■ WORK TO BE COMPLETED
Begin at the line containing "phase 2: p_2 = 0.0629 m, T_2 = 0.652 s" in the entries below and end at the line containing "phase 2: p_2 = 0.3224 m, T_2 = 0.299 s"; transcribe that range exactly and nothing outside it.

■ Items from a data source
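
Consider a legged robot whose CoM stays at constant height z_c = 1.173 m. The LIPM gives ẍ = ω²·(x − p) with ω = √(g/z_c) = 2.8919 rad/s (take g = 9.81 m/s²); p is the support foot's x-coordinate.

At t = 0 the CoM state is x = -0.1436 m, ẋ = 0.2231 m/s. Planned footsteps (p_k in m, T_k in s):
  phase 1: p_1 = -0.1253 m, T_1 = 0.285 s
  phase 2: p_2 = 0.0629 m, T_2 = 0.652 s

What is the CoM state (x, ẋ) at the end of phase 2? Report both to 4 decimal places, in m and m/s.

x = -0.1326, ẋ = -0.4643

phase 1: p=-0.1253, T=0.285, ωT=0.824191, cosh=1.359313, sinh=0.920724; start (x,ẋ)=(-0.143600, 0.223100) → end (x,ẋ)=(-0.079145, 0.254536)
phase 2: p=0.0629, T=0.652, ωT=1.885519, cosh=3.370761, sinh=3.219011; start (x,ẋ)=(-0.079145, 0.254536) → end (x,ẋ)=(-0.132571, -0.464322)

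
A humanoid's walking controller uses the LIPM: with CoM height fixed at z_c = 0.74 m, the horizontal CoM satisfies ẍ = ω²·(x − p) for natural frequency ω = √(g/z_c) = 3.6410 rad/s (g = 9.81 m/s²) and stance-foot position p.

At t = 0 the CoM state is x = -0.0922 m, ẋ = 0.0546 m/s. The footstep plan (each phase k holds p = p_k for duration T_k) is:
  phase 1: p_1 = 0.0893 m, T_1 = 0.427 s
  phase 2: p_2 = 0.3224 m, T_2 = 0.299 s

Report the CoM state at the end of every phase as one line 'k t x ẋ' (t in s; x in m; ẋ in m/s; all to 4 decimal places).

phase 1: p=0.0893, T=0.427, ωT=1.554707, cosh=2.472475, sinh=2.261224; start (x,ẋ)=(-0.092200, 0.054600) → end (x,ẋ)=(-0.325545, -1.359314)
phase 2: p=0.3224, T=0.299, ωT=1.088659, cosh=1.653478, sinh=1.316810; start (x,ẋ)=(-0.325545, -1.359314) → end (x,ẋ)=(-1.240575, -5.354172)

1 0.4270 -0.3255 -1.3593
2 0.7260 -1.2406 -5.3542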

■ RESULT
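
  phase 2: p_2 = 0.0629 m, T_2 = 0.652 s

What is the CoM state (x, ẋ) at the end of phase 2? Report both to 4 decimal places, in m and m/s.

x = -0.1326, ẋ = -0.4643

phase 1: p=-0.1253, T=0.285, ωT=0.824191, cosh=1.359313, sinh=0.920724; start (x,ẋ)=(-0.143600, 0.223100) → end (x,ẋ)=(-0.079145, 0.254536)
phase 2: p=0.0629, T=0.652, ωT=1.885519, cosh=3.370761, sinh=3.219011; start (x,ẋ)=(-0.079145, 0.254536) → end (x,ẋ)=(-0.132571, -0.464322)

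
A humanoid's walking controller uses the LIPM: with CoM height fixed at z_c = 0.74 m, the horizontal CoM satisfies ẍ = ω²·(x − p) for natural frequency ω = √(g/z_c) = 3.6410 rad/s (g = 9.81 m/s²) and stance-foot position p.

At t = 0 the CoM state is x = -0.0922 m, ẋ = 0.0546 m/s. The footstep plan (each phase k holds p = p_k for duration T_k) is:
  phase 1: p_1 = 0.0893 m, T_1 = 0.427 s
  phase 2: p_2 = 0.3224 m, T_2 = 0.299 s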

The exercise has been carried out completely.